** Your task **
Which lines in the records below contain the word "What"? Copy each of them.

** Available records **
++++++++++++++++++++
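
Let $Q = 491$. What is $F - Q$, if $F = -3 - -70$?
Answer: $-424$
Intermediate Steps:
$F = 67$ ($F = -3 + 70 = 67$)
$F - Q = 67 - 491 = -424$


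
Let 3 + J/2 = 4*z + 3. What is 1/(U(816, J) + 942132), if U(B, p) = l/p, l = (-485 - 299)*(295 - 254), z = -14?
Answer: 1/942419 ≈ 1.0611e-6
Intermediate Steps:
J = -112 (J = -6 + 2*(4*(-14) + 3) = -6 + 2*(-56 + 3) = -6 + 2*(-53) = -6 - 106 = -112)
l = -32144 (l = -784*41 = -32144)
U(B, p) = -32144/p
1/(U(816, J) + 942132) = 1/(-32144/(-112) + 942132) = 1/(-32144*(-1/112) + 942132) = 1/(287 + 942132) = 1/942419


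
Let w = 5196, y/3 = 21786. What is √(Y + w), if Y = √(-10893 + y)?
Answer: √(5196 + √54465) ≈ 73.684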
++++++++++++++++++++
** Your solution **
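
Let $Q = 491$. What is $F - Q$, if $F = -3 - -70$?
Let 3 + J/2 = 4*z + 3. What is 1/(U(816, J) + 942132), if U(B, p) = l/p, l = (-485 - 299)*(295 - 254), z = -14?
Let w = 5196, y/3 = 21786. What is √(Y + w), if Y = √(-10893 + y)?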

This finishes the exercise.